= Beginning of Section =

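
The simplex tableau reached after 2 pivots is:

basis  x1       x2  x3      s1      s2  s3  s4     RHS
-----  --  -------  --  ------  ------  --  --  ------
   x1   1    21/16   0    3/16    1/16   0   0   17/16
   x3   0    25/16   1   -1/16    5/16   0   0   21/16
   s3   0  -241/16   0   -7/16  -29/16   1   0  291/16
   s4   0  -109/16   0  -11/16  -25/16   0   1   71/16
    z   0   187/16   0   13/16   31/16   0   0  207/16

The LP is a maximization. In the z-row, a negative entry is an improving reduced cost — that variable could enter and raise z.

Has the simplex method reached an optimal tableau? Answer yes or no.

yes

No objective-row coefficient is strictly negative, so no entering variable exists; the tableau is optimal.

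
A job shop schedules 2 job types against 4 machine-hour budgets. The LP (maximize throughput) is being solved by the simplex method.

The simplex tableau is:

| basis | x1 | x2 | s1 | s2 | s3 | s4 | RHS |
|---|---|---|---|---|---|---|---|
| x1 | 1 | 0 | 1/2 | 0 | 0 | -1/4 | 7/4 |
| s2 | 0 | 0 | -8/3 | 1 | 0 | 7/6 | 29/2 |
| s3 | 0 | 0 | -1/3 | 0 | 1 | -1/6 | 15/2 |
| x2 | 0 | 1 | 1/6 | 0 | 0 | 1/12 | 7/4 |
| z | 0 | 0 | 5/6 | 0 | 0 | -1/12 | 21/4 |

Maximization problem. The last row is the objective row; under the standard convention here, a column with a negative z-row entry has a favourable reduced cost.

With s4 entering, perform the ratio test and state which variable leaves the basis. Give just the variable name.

Ratios: row 1 (x1): entry -1/4 ≤ 0, skip; row 2 (s2): (29/2)/(7/6) = 87/7; row 3 (s3): entry -1/6 ≤ 0, skip; row 4 (x2): (7/4)/(1/12) = 21.
Minimum ratio 87/7 is in the s2 row, so s2 leaves.

s2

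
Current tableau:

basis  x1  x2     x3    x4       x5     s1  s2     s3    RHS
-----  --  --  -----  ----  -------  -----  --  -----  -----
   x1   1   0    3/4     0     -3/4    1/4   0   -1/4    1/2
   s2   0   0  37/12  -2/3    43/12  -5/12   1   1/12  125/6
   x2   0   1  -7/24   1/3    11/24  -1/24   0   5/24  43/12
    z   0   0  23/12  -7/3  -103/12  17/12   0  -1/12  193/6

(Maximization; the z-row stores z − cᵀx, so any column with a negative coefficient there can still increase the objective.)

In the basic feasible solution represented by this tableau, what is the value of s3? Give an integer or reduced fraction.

0

s3 is nonbasic (not in the basis column), so its value in the current BFS is 0.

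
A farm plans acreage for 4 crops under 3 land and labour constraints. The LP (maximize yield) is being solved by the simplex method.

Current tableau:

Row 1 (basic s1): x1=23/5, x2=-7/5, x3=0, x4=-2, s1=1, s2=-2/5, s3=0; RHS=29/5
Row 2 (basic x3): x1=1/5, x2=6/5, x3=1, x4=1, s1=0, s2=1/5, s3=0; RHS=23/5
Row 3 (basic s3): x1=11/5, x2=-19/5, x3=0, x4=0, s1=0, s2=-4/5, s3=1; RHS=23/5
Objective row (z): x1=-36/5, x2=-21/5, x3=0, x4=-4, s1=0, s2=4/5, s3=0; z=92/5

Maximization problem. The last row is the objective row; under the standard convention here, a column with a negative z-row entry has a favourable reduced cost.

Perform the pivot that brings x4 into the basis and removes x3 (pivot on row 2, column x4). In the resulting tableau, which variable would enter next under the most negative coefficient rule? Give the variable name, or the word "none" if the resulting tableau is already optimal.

Pivot element 1. New z-row = old z-row − (-4)·(row 2/1).
Updated z-row coefficients: x1: -32/5, x2: 3/5, x3: 4, x4: 0, s1: 0, s2: 8/5, s3: 0.
The most negative is -32/5 in column x1, so x1 would enter next.

x1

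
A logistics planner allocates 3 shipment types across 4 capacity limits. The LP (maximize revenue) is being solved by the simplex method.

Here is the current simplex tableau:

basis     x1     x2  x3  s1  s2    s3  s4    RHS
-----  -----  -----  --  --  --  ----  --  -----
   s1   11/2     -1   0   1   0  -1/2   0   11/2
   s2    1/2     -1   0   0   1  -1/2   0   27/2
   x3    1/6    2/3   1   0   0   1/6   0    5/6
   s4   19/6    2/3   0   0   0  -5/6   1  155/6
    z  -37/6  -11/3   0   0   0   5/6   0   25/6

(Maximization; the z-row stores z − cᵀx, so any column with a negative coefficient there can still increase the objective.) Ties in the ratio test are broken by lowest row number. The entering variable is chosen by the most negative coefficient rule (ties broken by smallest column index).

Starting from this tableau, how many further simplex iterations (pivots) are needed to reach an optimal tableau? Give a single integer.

2

pivot: x1 in, s1 out → z = 31/3
pivot: x2 in, x3 out → z = 343/23
No improving column remains; optimal.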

= End of Section =

Print, exactly as they appear above, the lines running from the one with "Starting from this" through the final line.

**Exercise output**
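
Starting from this tableau, how many further simplex iterations (pivots) are needed to reach an optimal tableau? Give a single integer.

2

pivot: x1 in, s1 out → z = 31/3
pivot: x2 in, x3 out → z = 343/23
No improving column remains; optimal.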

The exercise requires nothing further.